### Data records ###

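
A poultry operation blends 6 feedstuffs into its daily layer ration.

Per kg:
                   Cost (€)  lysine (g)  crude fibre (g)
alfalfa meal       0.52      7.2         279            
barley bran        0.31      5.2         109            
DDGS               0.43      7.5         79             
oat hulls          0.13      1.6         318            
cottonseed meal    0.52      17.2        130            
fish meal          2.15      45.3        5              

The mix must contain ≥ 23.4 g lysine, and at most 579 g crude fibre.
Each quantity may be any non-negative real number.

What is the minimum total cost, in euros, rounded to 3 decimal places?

€0.707

Let x1 = kg of alfalfa meal, x2 = kg of barley bran, x3 = kg of DDGS, x4 = kg of oat hulls, x5 = kg of cottonseed meal, x6 = kg of fish meal.
Minimize 0.52x1 + 0.31x2 + 0.43x3 + 0.13x4 + 0.52x5 + 2.15x6 with:
  7.2x1 + 5.2x2 + 7.5x3 + 1.6x4 + 17.2x5 + 45.3x6 ≥ 23.4   (lysine)
  279x1 + 109x2 + 79x3 + 318x4 + 130x5 + 5x6 ≤ 579   (crude fibre)
  x1, x2, x3, x4, x5, x6 ≥ 0.
The cheapest feasible vertex uses only cottonseed meal; alfalfa meal, barley bran, DDGS, oat hulls, fish meal are not used. There the lysine constraint is tight.
Solving gives x5 = 1.36.
Hence cost = 0.52·1.36 = €0.70720.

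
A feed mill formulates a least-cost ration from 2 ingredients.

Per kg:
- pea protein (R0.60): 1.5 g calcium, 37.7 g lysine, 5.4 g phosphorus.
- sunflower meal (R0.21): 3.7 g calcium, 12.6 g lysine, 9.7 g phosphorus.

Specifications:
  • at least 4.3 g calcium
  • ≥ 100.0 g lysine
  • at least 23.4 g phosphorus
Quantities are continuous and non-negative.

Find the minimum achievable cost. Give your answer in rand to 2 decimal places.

R1.60

Let x1 = kg of pea protein, x2 = kg of sunflower meal.
Minimize 0.6x1 + 0.21x2 subject to:
  1.5x1 + 3.7x2 ≥ 4.3   (calcium)
  37.7x1 + 12.6x2 ≥ 100   (lysine)
  5.4x1 + 9.7x2 ≥ 23.4   (phosphorus)
  x1, x2 ≥ 0.
Both inputs are positive at the optimum. The lysine and phosphorus requirements are met with equality.
Optimal quantities: pea protein = 2.268 kg, sunflower meal = 1.15 kg.
Objective = 0.6·2.268 + 0.21·1.15 = 1.6023.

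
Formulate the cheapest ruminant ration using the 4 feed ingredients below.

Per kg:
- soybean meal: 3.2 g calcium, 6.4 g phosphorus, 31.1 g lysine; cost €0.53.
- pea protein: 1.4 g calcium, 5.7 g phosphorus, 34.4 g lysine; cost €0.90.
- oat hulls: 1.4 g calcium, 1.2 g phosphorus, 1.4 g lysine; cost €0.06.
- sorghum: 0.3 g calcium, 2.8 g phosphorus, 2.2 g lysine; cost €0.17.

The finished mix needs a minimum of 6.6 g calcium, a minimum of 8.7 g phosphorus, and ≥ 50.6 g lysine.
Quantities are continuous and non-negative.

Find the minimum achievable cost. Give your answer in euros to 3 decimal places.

€0.902

Set it up as a linear program. Let x1 = kg of soybean meal, x2 = kg of pea protein, x3 = kg of oat hulls, x4 = kg of sorghum.
Minimize 0.53x1 + 0.9x2 + 0.06x3 + 0.17x4 s.t.:
  3.2x1 + 1.4x2 + 1.4x3 + 0.3x4 ≥ 6.6   (calcium)
  6.4x1 + 5.7x2 + 1.2x3 + 2.8x4 ≥ 8.7   (phosphorus)
  31.1x1 + 34.4x2 + 1.4x3 + 2.2x4 ≥ 50.6   (lysine)
  x1, x2, x3, x4 ≥ 0.
The cheapest feasible vertex uses only soybean meal, oat hulls; pea protein, sorghum are not used. There the calcium and lysine constraints are tight.
Solving gives x1 = 1.577, x3 = 1.11.
Objective = 0.53·1.577 + 0.06·1.11 = 0.90241.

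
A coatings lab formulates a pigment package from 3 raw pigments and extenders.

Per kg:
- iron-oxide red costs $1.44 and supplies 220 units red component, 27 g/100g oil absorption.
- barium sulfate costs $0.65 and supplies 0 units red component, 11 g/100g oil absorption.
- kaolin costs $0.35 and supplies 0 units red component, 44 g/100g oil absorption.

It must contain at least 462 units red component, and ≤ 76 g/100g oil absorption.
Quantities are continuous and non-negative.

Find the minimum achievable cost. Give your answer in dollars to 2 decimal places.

$3.02

Set it up as a linear program. Let x1 = kg of iron-oxide red, x2 = kg of barium sulfate, x3 = kg of kaolin.
min 1.44x1 + 0.65x2 + 0.35x3 with:
  220x1 ≥ 462   (red component)
  27x1 + 11x2 + 44x3 ≤ 76   (oil absorption)
  x1, x2, x3 ≥ 0.
The minimum-cost mix takes nothing from barium sulfate, kaolin — only iron-oxide red. Binding constraint: red component.
Solving gives x1 = 2.1.
Hence cost = 1.44·2.1 = $3.0240.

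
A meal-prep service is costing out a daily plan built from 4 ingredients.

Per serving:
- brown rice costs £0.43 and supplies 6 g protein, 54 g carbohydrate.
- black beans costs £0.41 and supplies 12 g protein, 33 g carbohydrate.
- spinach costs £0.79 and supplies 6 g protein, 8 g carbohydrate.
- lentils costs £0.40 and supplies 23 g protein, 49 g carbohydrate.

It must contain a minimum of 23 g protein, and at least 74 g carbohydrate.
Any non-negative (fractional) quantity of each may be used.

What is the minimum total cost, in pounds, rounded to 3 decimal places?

£0.598

Let x1 = servings of brown rice, x2 = servings of black beans, x3 = servings of spinach, x4 = servings of lentils.
Minimise 0.43x1 + 0.41x2 + 0.79x3 + 0.4x4 with:
  6x1 + 12x2 + 6x3 + 23x4 ≥ 23   (protein)
  54x1 + 33x2 + 8x3 + 49x4 ≥ 74   (carbohydrate)
  x1, x2, x3, x4 ≥ 0.
The optimal basis is {brown rice, lentils}; black beans, spinach drop out. Binding constraints: protein and carbohydrate.
Solving gives x1 = 0.6065, x4 = 0.8418.
Total cost: 0.43·0.6065 + 0.4·0.8418 = 0.59752.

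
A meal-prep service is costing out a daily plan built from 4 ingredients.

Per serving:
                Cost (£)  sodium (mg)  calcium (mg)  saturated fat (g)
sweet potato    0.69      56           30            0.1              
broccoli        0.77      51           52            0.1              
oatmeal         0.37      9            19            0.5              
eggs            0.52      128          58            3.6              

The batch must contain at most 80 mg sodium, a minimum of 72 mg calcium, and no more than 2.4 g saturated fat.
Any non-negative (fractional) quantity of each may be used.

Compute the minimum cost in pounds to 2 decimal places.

£1.02

Let x1 = servings of sweet potato, x2 = servings of broccoli, x3 = servings of oatmeal, x4 = servings of eggs.
Minimize 0.69x1 + 0.77x2 + 0.37x3 + 0.52x4 s.t.:
  56x1 + 51x2 + 9x3 + 128x4 ≤ 80   (sodium)
  30x1 + 52x2 + 19x3 + 58x4 ≥ 72   (calcium)
  0.1x1 + 0.1x2 + 0.5x3 + 3.6x4 ≤ 2.4   (saturated fat)
  x1, x2, x3, x4 ≥ 0.
The optimal basis is {broccoli, eggs}; sweet potato, oatmeal drop out. The sodium and calcium requirements are met with equality.
That vertex is x2 = 1.237, x4 = 0.132.
Total cost: 0.77·1.237 + 0.52·0.132 = 1.0211.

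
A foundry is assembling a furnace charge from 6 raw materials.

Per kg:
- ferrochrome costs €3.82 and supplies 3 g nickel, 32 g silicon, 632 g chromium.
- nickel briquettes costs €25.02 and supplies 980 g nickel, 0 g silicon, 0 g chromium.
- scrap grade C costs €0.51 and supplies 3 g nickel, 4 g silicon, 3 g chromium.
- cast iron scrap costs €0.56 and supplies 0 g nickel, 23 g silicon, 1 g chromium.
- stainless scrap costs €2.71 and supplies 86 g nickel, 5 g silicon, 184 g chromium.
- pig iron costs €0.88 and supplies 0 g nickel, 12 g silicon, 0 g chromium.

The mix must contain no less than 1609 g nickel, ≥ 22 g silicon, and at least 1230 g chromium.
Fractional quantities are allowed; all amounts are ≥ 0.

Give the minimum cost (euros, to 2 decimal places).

€44.52

Let x1 = kg of ferrochrome, x2 = kg of nickel briquettes, x3 = kg of scrap grade C, x4 = kg of cast iron scrap, x5 = kg of stainless scrap, x6 = kg of pig iron.
Minimize 3.82x1 + 25.02x2 + 0.51x3 + 0.56x4 + 2.71x5 + 0.88x6 s.t.:
  3x1 + 980x2 + 3x3 + 86x5 ≥ 1609   (nickel)
  32x1 + 4x3 + 23x4 + 5x5 + 12x6 ≥ 22   (silicon)
  632x1 + 3x3 + 1x4 + 184x5 ≥ 1230   (chromium)
  x1, x2, x3, x4, x5, x6 ≥ 0.
At the optimum only nickel briquettes, stainless scrap are positive (ferrochrome, scrap grade C, cast iron scrap, pig iron = 0). There the nickel and chromium constraints are tight.
So nickel briquettes = 1.0552 kg, stainless scrap = 6.6848 kg.
Hence cost = 25.02·1.0552 + 2.71·6.6848 = €44.5169.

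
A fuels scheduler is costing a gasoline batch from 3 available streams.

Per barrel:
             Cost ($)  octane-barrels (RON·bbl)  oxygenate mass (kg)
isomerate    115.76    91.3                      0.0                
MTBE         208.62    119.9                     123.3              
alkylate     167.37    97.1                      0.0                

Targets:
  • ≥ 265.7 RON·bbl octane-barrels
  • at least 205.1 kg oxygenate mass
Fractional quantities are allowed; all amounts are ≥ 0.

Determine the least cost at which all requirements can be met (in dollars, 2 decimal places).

$431.03

This is a linear program. Let x1 = barrels of isomerate, x2 = barrels of MTBE, x3 = barrels of alkylate.
min 115.76x1 + 208.62x2 + 167.37x3 subject to:
  91.3x1 + 119.9x2 + 97.1x3 ≥ 265.7   (octane-barrels)
  123.3x2 ≥ 205.1   (oxygenate mass)
  x1, x2, x3 ≥ 0.
The cheapest feasible vertex uses only isomerate, MTBE; alkylate is not used. The octane-barrels and oxygenate mass requirements are met with equality.
So isomerate = 0.725692 barrels, MTBE = 1.66342 barrels.
Total cost: 115.76·0.725692 + 208.62·1.66342 = 431.0288.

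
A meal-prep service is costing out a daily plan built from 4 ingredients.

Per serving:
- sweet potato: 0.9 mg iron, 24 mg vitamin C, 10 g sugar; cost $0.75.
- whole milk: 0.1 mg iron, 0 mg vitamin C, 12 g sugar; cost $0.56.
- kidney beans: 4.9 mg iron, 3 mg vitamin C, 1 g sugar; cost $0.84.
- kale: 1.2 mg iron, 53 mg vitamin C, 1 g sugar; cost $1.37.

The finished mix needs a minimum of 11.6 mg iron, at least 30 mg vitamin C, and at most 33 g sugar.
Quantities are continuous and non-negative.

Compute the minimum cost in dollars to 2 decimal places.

Set it up as a linear program. Let x1 = servings of sweet potato, x2 = servings of whole milk, x3 = servings of kidney beans, x4 = servings of kale.
min 0.75x1 + 0.56x2 + 0.84x3 + 1.37x4 with:
  0.9x1 + 0.1x2 + 4.9x3 + 1.2x4 ≥ 11.6   (iron)
  24x1 + 3x3 + 53x4 ≥ 30   (vitamin C)
  10x1 + 12x2 + 1x3 + 1x4 ≤ 33   (sugar)
  x1, x2, x3, x4 ≥ 0.
At the optimum only kidney beans, kale are positive (sweet potato, whole milk = 0). The iron and vitamin C requirements are met with equality.
Optimal quantities: kidney beans = 2.26 servings, kale = 0.4381 servings.
Objective = 0.84·2.26 + 1.37·0.4381 = 2.4986.

$2.50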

###

Problem description => Quote exactly the stretch of lines above that starts at the first one and ends at the line with "Each quantity may", and nothing beyond it.

Task output =>
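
A poultry operation blends 6 feedstuffs into its daily layer ration.

Per kg:
                   Cost (€)  lysine (g)  crude fibre (g)
alfalfa meal       0.52      7.2         279            
barley bran        0.31      5.2         109            
DDGS               0.43      7.5         79             
oat hulls          0.13      1.6         318            
cottonseed meal    0.52      17.2        130            
fish meal          2.15      45.3        5              

The mix must contain ≥ 23.4 g lysine, and at most 579 g crude fibre.
Each quantity may be any non-negative real number.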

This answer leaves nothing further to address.